- **EXERCISE DIRECTIONS**:
The line containing "x'(t) = 0.953x[1" marks the end; copy exactly all lines from the start of the material up to and including it.

TASK INPUTS Start Marker

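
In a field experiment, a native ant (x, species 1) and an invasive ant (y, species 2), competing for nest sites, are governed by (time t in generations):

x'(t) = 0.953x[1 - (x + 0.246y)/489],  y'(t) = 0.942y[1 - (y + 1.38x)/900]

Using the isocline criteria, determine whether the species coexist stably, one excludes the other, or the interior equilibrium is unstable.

stable coexistence

Compare the nullcline intercepts: K1/α12 = 489/0.246 = 1990 > K2 = 900; K2/α21 = 900/1.38 = 652 > K1 = 489.
Since both inequalities hold, each species can invade when rare, so the interior equilibrium is stable.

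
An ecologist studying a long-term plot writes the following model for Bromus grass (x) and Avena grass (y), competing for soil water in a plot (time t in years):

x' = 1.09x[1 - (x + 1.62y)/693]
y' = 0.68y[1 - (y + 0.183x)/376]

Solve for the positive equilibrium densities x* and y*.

x* ≈ 119, y* ≈ 354

Setting both brackets to zero gives the nullclines x + 1.62y = 693 and 0.183x + y = 376.
Substituting y = 376 - 0.183x into the first: x(1 - 1.62·0.183) = 693 - 1.62·376.
So x* = 83.9/0.704 = 119, and then y* = 376 - 0.183·119 = 354.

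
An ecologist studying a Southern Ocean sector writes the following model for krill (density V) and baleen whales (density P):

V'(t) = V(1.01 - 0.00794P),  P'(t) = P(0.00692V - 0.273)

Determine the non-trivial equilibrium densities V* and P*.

Set dP/dt = 0 with P > 0: 0.00692V - 0.273 = 0, so V* = 0.273/0.00692 = 39.5.
Set dV/dt = 0 with V > 0: 1.01 - 0.00794P = 0, so P* = 1.01/0.00794 = 127.

V* ≈ 39.5, P* ≈ 127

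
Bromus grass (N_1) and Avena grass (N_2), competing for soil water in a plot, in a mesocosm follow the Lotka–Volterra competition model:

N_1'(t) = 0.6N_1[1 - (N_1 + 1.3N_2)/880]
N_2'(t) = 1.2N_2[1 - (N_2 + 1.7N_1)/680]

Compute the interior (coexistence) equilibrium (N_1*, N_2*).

N_1* ≈ 3.31, N_2* ≈ 674

Setting both brackets to zero gives the nullclines N_1 + 1.3N_2 = 880 and 1.7N_1 + N_2 = 680.
Substituting N_2 = 680 - 1.7N_1 into the first: N_1(1 - 1.3·1.7) = 880 - 1.3·680.
So N_1* = -4/-1.21 = 3.31, and then N_2* = 680 - 1.7·3.31 = 674.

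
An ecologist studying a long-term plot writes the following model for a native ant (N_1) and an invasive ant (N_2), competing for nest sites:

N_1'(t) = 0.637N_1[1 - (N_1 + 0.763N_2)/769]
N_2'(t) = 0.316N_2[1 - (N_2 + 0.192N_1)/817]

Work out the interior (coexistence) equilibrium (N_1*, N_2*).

N_1* ≈ 171, N_2* ≈ 784

Setting both brackets to zero gives the nullclines N_1 + 0.763N_2 = 769 and 0.192N_1 + N_2 = 817.
Substituting N_2 = 817 - 0.192N_1 into the first: N_1(1 - 0.763·0.192) = 769 - 0.763·817.
So N_1* = 146/0.854 = 171, and then N_2* = 817 - 0.192·171 = 784.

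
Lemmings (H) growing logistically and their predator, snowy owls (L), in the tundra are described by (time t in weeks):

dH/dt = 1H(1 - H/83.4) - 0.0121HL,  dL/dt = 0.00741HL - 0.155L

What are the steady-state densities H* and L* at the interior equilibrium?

From dL/dt = 0 with L > 0: 0.00741H* = 0.155, so H* = 20.9.
Substitute into dH/dt = 0: 1(1 - 20.9/83.4) = 0.0121L*.
The bracket is 0.749, giving L* = 0.749/0.0121 = 61.9.

H* ≈ 20.9, L* ≈ 61.9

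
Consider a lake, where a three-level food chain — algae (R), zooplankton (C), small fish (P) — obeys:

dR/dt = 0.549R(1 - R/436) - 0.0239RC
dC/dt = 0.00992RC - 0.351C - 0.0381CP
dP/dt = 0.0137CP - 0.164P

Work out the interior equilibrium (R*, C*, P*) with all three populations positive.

From dP/dt = 0: 0.0137C* = 0.164, so C* = 12.
From dR/dt = 0: 0.549(1 - R*/436) = 0.0239·12, giving R* = 436·(1 - 0.521) = 209.
From dC/dt = 0: 0.00992·209 - 0.351 = 0.0381P*, so P* = 1.72/0.0381 = 45.1.

R* ≈ 209, C* ≈ 12, P* ≈ 45.1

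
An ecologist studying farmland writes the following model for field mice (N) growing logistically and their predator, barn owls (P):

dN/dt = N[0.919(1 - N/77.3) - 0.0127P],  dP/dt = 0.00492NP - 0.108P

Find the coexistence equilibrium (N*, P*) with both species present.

From dP/dt = 0 with P > 0: 0.00492N* = 0.108, so N* = 22.
Substitute into dN/dt = 0: 0.919(1 - 22/77.3) = 0.0127P*.
The bracket is 0.716, giving P* = 0.658/0.0127 = 51.8.

N* ≈ 22, P* ≈ 51.8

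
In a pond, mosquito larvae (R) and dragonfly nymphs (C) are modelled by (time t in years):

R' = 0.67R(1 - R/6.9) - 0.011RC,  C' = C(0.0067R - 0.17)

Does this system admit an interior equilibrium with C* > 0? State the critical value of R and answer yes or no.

Threshold R = 25.4; K < 25.4, so no, the predator goes extinct.

The predator equation gives dC/dt > 0 only when R > 0.17/0.0067 = 25.4.
Without the predator, R → K = 6.9. Since 6.9 < 25.4, the predator cannot invade.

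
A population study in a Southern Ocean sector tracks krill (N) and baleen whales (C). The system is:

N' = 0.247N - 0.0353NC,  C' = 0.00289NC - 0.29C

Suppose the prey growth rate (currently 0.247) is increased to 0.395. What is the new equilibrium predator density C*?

C* ≈ 11.2

At the interior fixed point, setting dN/dt = 0 with N > 0 fixes C* = (prey growth rate)/(NC coefficient) — independent of the other coefficients.
With the change, C* = 0.395/0.0353 = 11.2; it rises from 7.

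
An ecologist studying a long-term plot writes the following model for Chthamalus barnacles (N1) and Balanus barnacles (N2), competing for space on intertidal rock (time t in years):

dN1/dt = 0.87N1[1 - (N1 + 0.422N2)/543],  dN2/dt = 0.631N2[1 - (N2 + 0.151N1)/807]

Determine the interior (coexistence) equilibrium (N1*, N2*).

N1* ≈ 216, N2* ≈ 774

Setting both brackets to zero gives the nullclines N1 + 0.422N2 = 543 and 0.151N1 + N2 = 807.
Substituting N2 = 807 - 0.151N1 into the first: N1(1 - 0.422·0.151) = 543 - 0.422·807.
So N1* = 202/0.936 = 216, and then N2* = 807 - 0.151·216 = 774.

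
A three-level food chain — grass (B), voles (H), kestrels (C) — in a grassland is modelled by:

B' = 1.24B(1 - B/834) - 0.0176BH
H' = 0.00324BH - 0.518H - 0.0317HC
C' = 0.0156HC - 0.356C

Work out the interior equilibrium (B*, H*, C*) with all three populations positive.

From dC/dt = 0: 0.0156H* = 0.356, so H* = 22.8.
From dB/dt = 0: 1.24(1 - B*/834) = 0.0176·22.8, giving B* = 834·(1 - 0.324) = 564.
From dH/dt = 0: 0.00324·564 - 0.518 = 0.0317C*, so C* = 1.31/0.0317 = 41.3.

B* ≈ 564, H* ≈ 22.8, C* ≈ 41.3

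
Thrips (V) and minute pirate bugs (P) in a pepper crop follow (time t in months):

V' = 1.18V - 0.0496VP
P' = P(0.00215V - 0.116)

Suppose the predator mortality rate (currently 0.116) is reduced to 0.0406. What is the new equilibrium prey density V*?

At the interior fixed point, setting dP/dt = 0 with P > 0 fixes V* = (predator death rate)/(VP coefficient) — independent of the other coefficients.
With the change, V* = 0.0406/0.00215 = 18.9; it falls from 54.

V* ≈ 18.9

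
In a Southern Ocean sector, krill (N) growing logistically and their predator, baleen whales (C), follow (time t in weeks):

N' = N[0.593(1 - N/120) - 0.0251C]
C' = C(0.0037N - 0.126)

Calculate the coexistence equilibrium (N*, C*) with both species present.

N* ≈ 34.1, C* ≈ 16.9

From dC/dt = 0 with C > 0: 0.0037N* = 0.126, so N* = 34.1.
Substitute into dN/dt = 0: 0.593(1 - 34.1/120) = 0.0251C*.
The bracket is 0.716, giving C* = 0.425/0.0251 = 16.9.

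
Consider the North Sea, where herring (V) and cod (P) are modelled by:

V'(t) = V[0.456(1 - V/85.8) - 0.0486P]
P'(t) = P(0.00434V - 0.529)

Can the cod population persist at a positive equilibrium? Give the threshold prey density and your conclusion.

Threshold V = 122; K < 122, so no, the predator goes extinct.

The predator equation gives dP/dt > 0 only when V > 0.529/0.00434 = 122.
Without the predator, V → K = 85.8. Since 85.8 < 122, the predator cannot invade.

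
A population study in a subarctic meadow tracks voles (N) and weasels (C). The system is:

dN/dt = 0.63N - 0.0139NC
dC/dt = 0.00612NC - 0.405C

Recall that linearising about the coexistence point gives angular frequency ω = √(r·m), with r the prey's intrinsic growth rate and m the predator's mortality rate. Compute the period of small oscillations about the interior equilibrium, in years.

Here r = 0.63 and m = 0.405, so r·m = 0.255.
ω = √0.255 = 0.505 per year, hence T = 2π/ω ≈ 12.4 years.

T ≈ 12.4 years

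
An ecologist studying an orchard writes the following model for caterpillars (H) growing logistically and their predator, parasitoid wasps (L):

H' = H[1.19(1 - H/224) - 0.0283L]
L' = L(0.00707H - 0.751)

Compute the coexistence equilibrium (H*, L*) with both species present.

From dL/dt = 0 with L > 0: 0.00707H* = 0.751, so H* = 106.
Substitute into dH/dt = 0: 1.19(1 - 106/224) = 0.0283L*.
The bracket is 0.526, giving L* = 0.626/0.0283 = 22.1.

H* ≈ 106, L* ≈ 22.1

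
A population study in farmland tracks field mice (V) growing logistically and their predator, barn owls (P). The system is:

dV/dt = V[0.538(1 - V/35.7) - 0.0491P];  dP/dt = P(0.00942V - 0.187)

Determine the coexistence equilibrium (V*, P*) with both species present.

From dP/dt = 0 with P > 0: 0.00942V* = 0.187, so V* = 19.9.
Substitute into dV/dt = 0: 0.538(1 - 19.9/35.7) = 0.0491P*.
The bracket is 0.444, giving P* = 0.239/0.0491 = 4.86.

V* ≈ 19.9, P* ≈ 4.86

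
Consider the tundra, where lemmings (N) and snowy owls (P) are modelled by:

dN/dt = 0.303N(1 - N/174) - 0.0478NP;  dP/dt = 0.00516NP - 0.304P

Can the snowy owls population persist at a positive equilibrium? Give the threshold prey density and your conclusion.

Threshold N = 58.9; K > 58.9, so yes, the predator persists.

The predator equation gives dP/dt > 0 only when N > 0.304/0.00516 = 58.9.
Without the predator, N → K = 174. Since 174 > 58.9, the predator can invade and persist.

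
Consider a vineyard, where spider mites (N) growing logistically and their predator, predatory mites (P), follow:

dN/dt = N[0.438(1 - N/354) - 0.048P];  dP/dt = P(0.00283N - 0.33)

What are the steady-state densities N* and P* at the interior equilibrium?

N* ≈ 117, P* ≈ 6.12

From dP/dt = 0 with P > 0: 0.00283N* = 0.33, so N* = 117.
Substitute into dN/dt = 0: 0.438(1 - 117/354) = 0.048P*.
The bracket is 0.671, giving P* = 0.294/0.048 = 6.12.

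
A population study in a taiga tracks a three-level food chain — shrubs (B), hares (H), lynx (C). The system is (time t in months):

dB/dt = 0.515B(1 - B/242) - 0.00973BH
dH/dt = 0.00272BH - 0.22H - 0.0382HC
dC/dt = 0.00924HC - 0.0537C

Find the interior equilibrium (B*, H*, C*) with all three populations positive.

B* ≈ 215, H* ≈ 5.81, C* ≈ 9.58

From dC/dt = 0: 0.00924H* = 0.0537, so H* = 5.81.
From dB/dt = 0: 0.515(1 - B*/242) = 0.00973·5.81, giving B* = 242·(1 - 0.11) = 215.
From dH/dt = 0: 0.00272·215 - 0.22 = 0.0382C*, so C* = 0.366/0.0382 = 9.58.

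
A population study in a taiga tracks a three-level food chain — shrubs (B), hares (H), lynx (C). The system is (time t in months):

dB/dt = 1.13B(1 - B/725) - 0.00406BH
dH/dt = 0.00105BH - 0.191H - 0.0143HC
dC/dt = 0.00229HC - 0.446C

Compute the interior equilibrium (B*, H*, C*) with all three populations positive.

From dC/dt = 0: 0.00229H* = 0.446, so H* = 195.
From dB/dt = 0: 1.13(1 - B*/725) = 0.00406·195, giving B* = 725·(1 - 0.7) = 218.
From dH/dt = 0: 0.00105·218 - 0.191 = 0.0143C*, so C* = 0.0376/0.0143 = 2.63.

B* ≈ 218, H* ≈ 195, C* ≈ 2.63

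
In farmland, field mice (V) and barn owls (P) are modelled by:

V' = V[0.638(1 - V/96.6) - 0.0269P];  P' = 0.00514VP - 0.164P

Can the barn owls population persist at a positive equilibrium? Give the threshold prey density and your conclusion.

Threshold V = 31.9; K > 31.9, so yes, the predator persists.

The predator equation gives dP/dt > 0 only when V > 0.164/0.00514 = 31.9.
Without the predator, V → K = 96.6. Since 96.6 > 31.9, the predator can invade and persist.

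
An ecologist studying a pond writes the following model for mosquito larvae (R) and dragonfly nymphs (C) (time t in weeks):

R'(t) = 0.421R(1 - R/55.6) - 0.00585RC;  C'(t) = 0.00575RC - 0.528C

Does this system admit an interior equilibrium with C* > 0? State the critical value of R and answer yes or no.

The predator equation gives dC/dt > 0 only when R > 0.528/0.00575 = 91.8.
Without the predator, R → K = 55.6. Since 55.6 < 91.8, the predator cannot invade.

Threshold R = 91.8; K < 91.8, so no, the predator goes extinct.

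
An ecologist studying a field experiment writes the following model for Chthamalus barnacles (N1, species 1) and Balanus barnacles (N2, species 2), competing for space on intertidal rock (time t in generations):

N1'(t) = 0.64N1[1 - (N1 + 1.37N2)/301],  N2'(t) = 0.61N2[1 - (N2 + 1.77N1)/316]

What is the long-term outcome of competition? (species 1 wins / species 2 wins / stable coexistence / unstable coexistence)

Compare the nullcline intercepts: K1/α12 = 301/1.37 = 220 < K2 = 316; K2/α21 = 316/1.77 = 179 < K1 = 301.
Since both are reversed, neither can invade when rare; the interior point is a saddle.

unstable coexistence (outcome depends on initial conditions)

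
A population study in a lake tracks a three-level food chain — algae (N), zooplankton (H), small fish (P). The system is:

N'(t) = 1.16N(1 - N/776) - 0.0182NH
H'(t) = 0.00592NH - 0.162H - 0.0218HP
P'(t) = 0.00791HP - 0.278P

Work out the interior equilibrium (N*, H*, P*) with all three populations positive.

From dP/dt = 0: 0.00791H* = 0.278, so H* = 35.1.
From dN/dt = 0: 1.16(1 - N*/776) = 0.0182·35.1, giving N* = 776·(1 - 0.551) = 348.
From dH/dt = 0: 0.00592·348 - 0.162 = 0.0218P*, so P* = 1.9/0.0218 = 87.1.

N* ≈ 348, H* ≈ 35.1, P* ≈ 87.1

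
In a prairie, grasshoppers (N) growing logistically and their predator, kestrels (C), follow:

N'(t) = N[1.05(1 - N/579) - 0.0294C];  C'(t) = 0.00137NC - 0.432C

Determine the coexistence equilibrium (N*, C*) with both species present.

From dC/dt = 0 with C > 0: 0.00137N* = 0.432, so N* = 315.
Substitute into dN/dt = 0: 1.05(1 - 315/579) = 0.0294C*.
The bracket is 0.455, giving C* = 0.478/0.0294 = 16.3.

N* ≈ 315, C* ≈ 16.3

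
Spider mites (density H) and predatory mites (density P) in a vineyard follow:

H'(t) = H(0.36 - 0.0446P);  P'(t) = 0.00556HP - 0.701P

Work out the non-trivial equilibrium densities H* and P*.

H* ≈ 126, P* ≈ 8.07

Set dP/dt = 0 with P > 0: 0.00556H - 0.701 = 0, so H* = 0.701/0.00556 = 126.
Set dH/dt = 0 with H > 0: 0.36 - 0.0446P = 0, so P* = 0.36/0.0446 = 8.07.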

TASK INPUTS End Marker

- **SOLUTION**:
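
In a field experiment, a native ant (x, species 1) and an invasive ant (y, species 2), competing for nest sites, are governed by (time t in generations):

x'(t) = 0.953x[1 - (x + 0.246y)/489],  y'(t) = 0.942y[1 - (y + 1.38x)/900]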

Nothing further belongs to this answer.